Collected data
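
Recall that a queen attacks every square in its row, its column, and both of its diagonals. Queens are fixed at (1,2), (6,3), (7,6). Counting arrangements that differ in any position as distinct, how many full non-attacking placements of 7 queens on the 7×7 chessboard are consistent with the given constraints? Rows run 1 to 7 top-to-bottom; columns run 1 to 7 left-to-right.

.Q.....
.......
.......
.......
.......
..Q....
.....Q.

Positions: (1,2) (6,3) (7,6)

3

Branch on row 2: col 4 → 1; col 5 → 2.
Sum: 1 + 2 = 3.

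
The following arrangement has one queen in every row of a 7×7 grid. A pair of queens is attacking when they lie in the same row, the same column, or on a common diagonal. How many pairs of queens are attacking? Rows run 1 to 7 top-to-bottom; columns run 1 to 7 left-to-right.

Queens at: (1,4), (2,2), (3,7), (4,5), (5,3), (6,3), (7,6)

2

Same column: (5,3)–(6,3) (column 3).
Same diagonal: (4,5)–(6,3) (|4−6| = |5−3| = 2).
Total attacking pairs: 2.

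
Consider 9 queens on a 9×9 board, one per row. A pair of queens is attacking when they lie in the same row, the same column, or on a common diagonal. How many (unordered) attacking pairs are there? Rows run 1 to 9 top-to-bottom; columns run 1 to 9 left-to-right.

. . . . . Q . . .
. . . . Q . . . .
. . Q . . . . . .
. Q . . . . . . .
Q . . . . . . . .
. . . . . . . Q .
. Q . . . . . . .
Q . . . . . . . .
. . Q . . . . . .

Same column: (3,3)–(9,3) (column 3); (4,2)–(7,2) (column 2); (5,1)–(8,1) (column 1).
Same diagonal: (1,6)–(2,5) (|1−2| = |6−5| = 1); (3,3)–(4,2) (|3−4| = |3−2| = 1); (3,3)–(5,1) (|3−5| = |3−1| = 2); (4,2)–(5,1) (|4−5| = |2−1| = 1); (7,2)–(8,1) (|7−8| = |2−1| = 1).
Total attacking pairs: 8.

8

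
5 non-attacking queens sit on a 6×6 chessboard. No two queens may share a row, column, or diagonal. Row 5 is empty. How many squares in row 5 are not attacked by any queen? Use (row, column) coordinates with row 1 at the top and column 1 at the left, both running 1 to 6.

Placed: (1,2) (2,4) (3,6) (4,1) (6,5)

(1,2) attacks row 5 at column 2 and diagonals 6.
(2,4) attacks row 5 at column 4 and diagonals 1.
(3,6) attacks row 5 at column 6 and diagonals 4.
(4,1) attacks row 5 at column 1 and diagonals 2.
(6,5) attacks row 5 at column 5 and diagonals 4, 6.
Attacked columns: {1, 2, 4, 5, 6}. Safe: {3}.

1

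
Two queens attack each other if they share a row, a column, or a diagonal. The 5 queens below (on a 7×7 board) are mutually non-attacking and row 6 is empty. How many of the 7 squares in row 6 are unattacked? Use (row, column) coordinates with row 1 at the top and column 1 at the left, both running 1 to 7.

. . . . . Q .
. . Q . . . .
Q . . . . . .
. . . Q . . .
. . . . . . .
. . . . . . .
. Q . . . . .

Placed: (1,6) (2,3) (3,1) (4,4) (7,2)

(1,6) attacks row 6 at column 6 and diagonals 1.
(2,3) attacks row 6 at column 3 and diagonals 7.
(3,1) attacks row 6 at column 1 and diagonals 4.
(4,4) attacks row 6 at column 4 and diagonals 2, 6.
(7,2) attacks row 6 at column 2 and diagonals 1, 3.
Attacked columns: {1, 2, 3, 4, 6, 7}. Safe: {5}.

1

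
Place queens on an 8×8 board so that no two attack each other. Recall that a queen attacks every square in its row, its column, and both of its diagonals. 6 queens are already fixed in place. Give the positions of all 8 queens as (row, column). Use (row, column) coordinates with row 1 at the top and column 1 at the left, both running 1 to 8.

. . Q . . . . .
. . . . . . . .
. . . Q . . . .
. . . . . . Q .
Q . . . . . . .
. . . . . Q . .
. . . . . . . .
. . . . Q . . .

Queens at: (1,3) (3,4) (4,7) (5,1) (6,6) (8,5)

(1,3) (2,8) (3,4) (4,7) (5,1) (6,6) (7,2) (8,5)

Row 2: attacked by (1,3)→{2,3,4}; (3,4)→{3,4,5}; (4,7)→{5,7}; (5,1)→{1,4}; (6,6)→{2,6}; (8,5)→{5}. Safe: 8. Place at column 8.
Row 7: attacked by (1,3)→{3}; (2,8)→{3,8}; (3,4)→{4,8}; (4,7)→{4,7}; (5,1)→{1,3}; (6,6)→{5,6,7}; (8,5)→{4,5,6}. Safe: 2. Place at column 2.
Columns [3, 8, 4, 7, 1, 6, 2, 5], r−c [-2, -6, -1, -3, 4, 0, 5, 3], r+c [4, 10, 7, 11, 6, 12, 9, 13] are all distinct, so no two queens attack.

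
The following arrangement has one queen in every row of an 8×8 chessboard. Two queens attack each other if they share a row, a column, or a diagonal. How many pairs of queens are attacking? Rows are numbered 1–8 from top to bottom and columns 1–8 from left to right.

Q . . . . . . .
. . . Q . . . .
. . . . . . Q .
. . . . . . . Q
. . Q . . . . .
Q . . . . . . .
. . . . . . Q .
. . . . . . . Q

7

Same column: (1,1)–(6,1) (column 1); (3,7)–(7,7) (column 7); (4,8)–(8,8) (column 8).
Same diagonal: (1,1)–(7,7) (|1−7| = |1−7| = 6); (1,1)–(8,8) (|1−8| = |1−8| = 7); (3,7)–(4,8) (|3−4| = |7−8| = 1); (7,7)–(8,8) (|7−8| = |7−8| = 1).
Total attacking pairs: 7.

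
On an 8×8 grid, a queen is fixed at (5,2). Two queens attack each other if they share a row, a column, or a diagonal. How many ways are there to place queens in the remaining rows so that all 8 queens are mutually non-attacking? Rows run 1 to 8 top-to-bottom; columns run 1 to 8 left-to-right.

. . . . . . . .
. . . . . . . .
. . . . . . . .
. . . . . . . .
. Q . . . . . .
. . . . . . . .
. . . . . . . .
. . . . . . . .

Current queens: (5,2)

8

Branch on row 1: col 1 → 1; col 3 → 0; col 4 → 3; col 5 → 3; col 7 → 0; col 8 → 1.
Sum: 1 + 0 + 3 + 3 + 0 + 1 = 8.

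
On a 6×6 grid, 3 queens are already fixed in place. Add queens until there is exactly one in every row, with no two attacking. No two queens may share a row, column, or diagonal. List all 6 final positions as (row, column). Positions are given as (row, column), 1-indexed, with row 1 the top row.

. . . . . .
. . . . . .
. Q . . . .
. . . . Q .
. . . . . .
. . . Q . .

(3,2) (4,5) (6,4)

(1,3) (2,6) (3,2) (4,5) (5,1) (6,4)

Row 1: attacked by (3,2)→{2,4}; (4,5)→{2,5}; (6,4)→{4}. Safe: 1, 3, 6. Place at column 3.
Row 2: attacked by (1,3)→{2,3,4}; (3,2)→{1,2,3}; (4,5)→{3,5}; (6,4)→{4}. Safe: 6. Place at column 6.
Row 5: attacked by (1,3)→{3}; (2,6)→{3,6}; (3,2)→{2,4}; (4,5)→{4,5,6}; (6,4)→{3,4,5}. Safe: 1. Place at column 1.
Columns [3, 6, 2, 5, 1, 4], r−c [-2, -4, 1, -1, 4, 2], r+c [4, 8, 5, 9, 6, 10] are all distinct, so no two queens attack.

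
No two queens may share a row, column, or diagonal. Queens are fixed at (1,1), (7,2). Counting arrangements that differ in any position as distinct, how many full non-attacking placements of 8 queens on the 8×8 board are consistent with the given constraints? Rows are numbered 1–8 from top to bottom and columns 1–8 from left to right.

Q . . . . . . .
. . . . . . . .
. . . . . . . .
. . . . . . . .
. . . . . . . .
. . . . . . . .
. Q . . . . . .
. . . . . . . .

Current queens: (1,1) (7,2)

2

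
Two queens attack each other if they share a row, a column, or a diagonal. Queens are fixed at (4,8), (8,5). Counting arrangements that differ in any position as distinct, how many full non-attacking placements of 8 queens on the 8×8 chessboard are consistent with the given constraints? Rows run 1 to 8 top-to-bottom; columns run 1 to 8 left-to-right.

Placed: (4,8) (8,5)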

** Work instruction **
Of the lines above, copy each one that contains the word "placements".

** Exercise solution **
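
Recall that a queen attacks every square in its row, its column, and both of its diagonals. Queens are fixed at (1,2), (6,3), (7,6). Counting arrangements that differ in any position as distinct, how many full non-attacking placements of 7 queens on the 7×7 chessboard are consistent with the given constraints? Rows run 1 to 7 top-to-bottom; columns run 1 to 7 left-to-right.
No two queens may share a row, column, or diagonal. Queens are fixed at (1,1), (7,2). Counting arrangements that differ in any position as distinct, how many full non-attacking placements of 8 queens on the 8×8 board are consistent with the given constraints? Rows are numbered 1–8 from top to bottom and columns 1–8 from left to right.
Two queens attack each other if they share a row, a column, or a diagonal. Queens are fixed at (4,8), (8,5). Counting arrangements that differ in any position as distinct, how many full non-attacking placements of 8 queens on the 8×8 chessboard are consistent with the given constraints? Rows run 1 to 8 top-to-bottom; columns run 1 to 8 left-to-right.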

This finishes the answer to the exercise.